Beginning at the line that includes "A regional economist", return each line exactly through the end of the listing, and no line before it.

(SOURCE INFORMATION begins)

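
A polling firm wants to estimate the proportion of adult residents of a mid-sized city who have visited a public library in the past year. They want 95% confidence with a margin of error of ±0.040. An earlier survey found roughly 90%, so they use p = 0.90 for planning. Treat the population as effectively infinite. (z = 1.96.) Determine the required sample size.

With p = 0.90, p(1−p) = 0.0900.
n = z²·p(1−p)/E² = 1.96² × 0.0900 / 0.040² = 3.8416 × 0.0900 / 0.001600 ≈ 216.09.
Rounding up gives n = 217.

217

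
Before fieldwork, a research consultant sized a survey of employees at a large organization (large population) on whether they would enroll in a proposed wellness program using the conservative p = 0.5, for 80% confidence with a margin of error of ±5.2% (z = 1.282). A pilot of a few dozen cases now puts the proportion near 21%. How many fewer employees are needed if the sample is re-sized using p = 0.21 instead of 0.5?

51

Conservative (p = 0.5): n = 1.282² × 0.25 / 0.052² ≈ 151.95 → 152.
Using p = 0.21: p(1−p) = 0.1659, so n = 1.282² × 0.1659 / 0.052² ≈ 100.84 → 101.
Reduction: 152 − 101 = 51.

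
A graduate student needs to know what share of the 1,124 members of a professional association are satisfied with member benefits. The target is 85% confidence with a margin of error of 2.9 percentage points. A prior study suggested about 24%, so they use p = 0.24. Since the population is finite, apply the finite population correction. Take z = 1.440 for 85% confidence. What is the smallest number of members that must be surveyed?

Unadjusted: n₀ = 1.440² × 0.24 × 0.76 / 0.029² ≈ 449.73, so n₀ = 450.
Finite population correction with N = 1,124: n = n₀ / (1 + (n₀−1)/N) = 450 / (1 + 449/1124) = 450 / 1.3995 ≈ 321.55.
Rounding up, n = 322.

322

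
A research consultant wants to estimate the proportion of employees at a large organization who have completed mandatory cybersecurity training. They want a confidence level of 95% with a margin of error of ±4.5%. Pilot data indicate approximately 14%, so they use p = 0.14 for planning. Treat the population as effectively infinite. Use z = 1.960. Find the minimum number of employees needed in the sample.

229

With p = 0.14, p(1−p) = 0.1204.
n = z²·p(1−p)/E² = 1.960² × 0.1204 / 0.045² = 3.8416 × 0.1204 / 0.002025 ≈ 228.41.
Rounding up gives n = 229.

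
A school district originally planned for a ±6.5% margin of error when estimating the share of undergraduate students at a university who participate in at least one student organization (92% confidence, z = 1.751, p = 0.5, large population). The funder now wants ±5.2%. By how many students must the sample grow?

102

At ±6.5%: n = 1.751² × 0.2500 / 0.065² ≈ 181.42 → 182.
At ±5.2%: n = 1.751² × 0.2500 / 0.052² ≈ 283.47 → 284.
Additional respondents: 284 − 182 = 102.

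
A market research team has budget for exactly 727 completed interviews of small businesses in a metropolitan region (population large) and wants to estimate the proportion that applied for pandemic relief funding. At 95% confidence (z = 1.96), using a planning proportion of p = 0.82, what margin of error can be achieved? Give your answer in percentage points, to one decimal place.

SE(p̂) = √[p(1−p)/n] = √[0.1476/727] = 0.01425.
E = z × SE = 1.96 × 0.01425 = 0.02793, or 2.8 percentage points.

2.8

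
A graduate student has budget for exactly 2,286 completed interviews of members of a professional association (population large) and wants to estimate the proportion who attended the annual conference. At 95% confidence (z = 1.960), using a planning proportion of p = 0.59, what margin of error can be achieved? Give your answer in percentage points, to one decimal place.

SE(p̂) = √[p(1−p)/n] = √[0.2419/2286] = 0.01029.
E = z × SE = 1.960 × 0.01029 = 0.02016, or 2.0 percentage points.

2.0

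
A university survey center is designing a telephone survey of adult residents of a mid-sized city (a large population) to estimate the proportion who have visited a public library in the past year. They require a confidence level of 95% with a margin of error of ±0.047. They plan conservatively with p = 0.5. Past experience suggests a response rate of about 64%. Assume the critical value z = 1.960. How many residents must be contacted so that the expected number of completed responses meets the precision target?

Completed interviews needed: n₀ = 1.960² × 0.2500 / 0.047² ≈ 434.77 → 435.
At a 64% response rate, contacts needed = 435 / 0.64 ≈ 679.69 → 680.

680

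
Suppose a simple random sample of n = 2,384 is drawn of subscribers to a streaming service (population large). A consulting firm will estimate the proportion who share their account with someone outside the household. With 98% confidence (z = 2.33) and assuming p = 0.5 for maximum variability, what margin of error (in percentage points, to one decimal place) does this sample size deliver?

2.4

SE(p̂) = √[p(1−p)/n] = √[0.2500/2384] = 0.01024.
E = z × SE = 2.33 × 0.01024 = 0.02386, or 2.4 percentage points.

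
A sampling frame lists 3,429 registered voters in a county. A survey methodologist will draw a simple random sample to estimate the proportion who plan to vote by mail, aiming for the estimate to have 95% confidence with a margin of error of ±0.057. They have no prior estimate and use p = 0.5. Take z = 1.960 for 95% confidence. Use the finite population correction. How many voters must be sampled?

273

Unadjusted: n₀ = 1.960² × 0.50 × 0.50 / 0.057² ≈ 295.60, so n₀ = 296.
Finite population correction with N = 3,429: n = n₀ / (1 + (n₀−1)/N) = 296 / (1 + 295/3429) = 296 / 1.0860 ≈ 272.55.
Rounding up, n = 273.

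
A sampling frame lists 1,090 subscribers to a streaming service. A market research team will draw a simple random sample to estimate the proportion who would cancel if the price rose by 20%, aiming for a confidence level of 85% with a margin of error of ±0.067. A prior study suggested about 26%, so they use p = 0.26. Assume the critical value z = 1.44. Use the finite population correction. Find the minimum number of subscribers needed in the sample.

83

Unadjusted: n₀ = 1.44² × 0.26 × 0.74 / 0.067² ≈ 88.88, so n₀ = 89.
Finite population correction with N = 1,090: n = n₀ / (1 + (n₀−1)/N) = 89 / (1 + 88/1090) = 89 / 1.0807 ≈ 82.35.
Rounding up, n = 83.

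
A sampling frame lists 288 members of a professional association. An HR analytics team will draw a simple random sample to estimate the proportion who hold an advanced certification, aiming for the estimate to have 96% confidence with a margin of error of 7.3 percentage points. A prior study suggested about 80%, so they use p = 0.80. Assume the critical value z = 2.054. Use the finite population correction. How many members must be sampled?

Unadjusted: n₀ = 2.054² × 0.80 × 0.20 / 0.073² ≈ 126.67, so n₀ = 127.
Finite population correction with N = 288: n = n₀ / (1 + (n₀−1)/N) = 127 / (1 + 126/288) = 127 / 1.4375 ≈ 88.35.
Rounding up, n = 89.

89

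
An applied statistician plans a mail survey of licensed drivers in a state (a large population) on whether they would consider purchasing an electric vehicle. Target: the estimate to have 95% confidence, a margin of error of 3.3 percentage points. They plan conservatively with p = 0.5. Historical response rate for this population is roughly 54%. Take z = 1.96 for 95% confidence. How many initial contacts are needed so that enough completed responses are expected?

1634

Completed interviews needed: n₀ = 1.96² × 0.2500 / 0.033² ≈ 881.91 → 882.
At a 54% response rate, contacts needed = 882 / 0.54 ≈ 1633.33 → 1634.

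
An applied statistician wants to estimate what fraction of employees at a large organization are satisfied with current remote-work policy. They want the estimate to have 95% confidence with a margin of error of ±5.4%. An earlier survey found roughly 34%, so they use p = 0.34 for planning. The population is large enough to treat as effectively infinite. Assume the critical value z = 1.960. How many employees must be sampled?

With p = 0.34, p(1−p) = 0.2244.
n = z²·p(1−p)/E² = 1.960² × 0.2244 / 0.054² = 3.8416 × 0.2244 / 0.002916 ≈ 295.63.
Rounding up gives n = 296.

296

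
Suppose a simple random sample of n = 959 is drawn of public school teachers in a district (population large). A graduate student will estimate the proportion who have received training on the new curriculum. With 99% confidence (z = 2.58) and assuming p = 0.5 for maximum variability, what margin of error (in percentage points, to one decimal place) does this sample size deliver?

SE(p̂) = √[p(1−p)/n] = √[0.2500/959] = 0.01615.
E = z × SE = 2.58 × 0.01615 = 0.04166, or 4.2 percentage points.

4.2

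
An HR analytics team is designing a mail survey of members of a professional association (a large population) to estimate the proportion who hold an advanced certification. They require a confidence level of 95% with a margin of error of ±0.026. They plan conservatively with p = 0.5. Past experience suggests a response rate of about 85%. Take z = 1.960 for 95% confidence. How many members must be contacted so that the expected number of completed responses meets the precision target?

Completed interviews needed: n₀ = 1.960² × 0.2500 / 0.026² ≈ 1420.71 → 1421.
At an 85% response rate, contacts needed = 1421 / 0.85 ≈ 1671.76 → 1672.

1672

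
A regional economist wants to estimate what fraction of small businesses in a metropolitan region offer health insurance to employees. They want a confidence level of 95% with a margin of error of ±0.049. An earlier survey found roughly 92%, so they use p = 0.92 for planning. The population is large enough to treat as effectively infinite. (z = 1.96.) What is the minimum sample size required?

118

With p = 0.92, p(1−p) = 0.0736.
n = z²·p(1−p)/E² = 1.96² × 0.0736 / 0.049² = 3.8416 × 0.0736 / 0.002401 ≈ 117.76.
Rounding up gives n = 118.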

(SOURCE INFORMATION ends)

=== EXERCISE SOLUTION ===
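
A regional economist wants to estimate what fraction of small businesses in a metropolitan region offer health insurance to employees. They want a confidence level of 95% with a margin of error of ±0.049. An earlier survey found roughly 92%, so they use p = 0.92 for planning. The population is large enough to treat as effectively infinite. (z = 1.96.) What is the minimum sample size required?

118

With p = 0.92, p(1−p) = 0.0736.
n = z²·p(1−p)/E² = 1.96² × 0.0736 / 0.049² = 3.8416 × 0.0736 / 0.002401 ≈ 117.76.
Rounding up gives n = 118.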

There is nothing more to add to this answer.